■ **How to complete this task**: Copy out, from the entries below, each line that holds the string "costs".

■ **Dataset content**:
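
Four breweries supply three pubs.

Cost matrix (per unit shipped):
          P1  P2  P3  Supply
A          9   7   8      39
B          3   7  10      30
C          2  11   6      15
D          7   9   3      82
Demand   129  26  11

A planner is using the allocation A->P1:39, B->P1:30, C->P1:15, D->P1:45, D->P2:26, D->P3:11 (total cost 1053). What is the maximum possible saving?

104

Current plan cost = 39·9 + 30·3 + 15·2 + 45·7 + 26·9 + 11·3 = 1053.
Optimal plan:
  A to P1: 13 × 9 = 117
  A to P2: 26 × 7 = 182
  B to P1: 30 × 3 = 90
  C to P1: 15 × 2 = 30
  D to P1: 71 × 7 = 497
  D to P3: 11 × 3 = 33
Optimal cost = 949.
Saving = 1053 − 949 = 104.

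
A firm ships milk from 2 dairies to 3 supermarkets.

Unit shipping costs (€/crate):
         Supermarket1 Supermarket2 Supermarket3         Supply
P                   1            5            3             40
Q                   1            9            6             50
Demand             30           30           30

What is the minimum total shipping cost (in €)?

330

One minimum-cost allocation:
  P to Supermarket2: 30 × €5 = €150
  P to Supermarket3: 10 × €3 = €30
  Q to Supermarket1: 30 × €1 = €30
  Q to Supermarket3: 20 × €6 = €120
Total = 150 + 30 + 30 + 120 = €330.
(Supply check: P ships 40; Q ships 50.)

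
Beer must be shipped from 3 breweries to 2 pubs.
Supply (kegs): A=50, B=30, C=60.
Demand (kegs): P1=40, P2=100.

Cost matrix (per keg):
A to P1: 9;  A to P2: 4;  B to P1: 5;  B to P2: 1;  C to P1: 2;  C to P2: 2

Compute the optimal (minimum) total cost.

350

One minimum-cost allocation:
  A–P2: 50 kegs
  B–P2: 30 kegs
  C–P1: 40 kegs
  C–P2: 20 kegs
Total cost = 350.
(Supply check: A ships 50; B ships 30; C ships 60.)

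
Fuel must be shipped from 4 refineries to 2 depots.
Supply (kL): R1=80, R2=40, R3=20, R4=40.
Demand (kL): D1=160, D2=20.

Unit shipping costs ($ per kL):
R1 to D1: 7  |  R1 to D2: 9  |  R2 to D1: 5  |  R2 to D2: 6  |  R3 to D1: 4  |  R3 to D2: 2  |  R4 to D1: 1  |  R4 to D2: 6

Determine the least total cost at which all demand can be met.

840

An optimal shipping plan:
  R1→D1: 80 × $7 = $560
  R2→D1: 40 × $5 = $200
  R3→D2: 20 × $2 = $40
  R4→D1: 40 × $1 = $40
Total = 560 + 200 + 40 + 40 = $840.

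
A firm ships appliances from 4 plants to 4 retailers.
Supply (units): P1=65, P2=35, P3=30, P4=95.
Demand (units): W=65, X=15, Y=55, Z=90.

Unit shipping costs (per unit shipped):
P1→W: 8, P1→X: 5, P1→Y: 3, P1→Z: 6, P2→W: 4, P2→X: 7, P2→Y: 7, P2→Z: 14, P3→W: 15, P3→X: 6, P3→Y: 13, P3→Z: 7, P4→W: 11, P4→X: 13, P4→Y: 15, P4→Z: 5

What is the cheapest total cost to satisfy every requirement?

Optimal allocation:
  P1–W: 10 × 8 = 80
  P1–Y: 55 × 3 = 165
  P2–W: 35 × 4 = 140
  P3–X: 15 × 6 = 90
  P3–Z: 15 × 7 = 105
  P4–W: 20 × 11 = 220
  P4–Z: 75 × 5 = 375
Total = 80 + 165 + 140 + 90 + 105 + 220 + 375 = 1175.

1175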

■ **Your response**:
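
Unit shipping costs (€/crate):
Unit shipping costs ($ per kL):
Unit shipping costs (per unit shipped):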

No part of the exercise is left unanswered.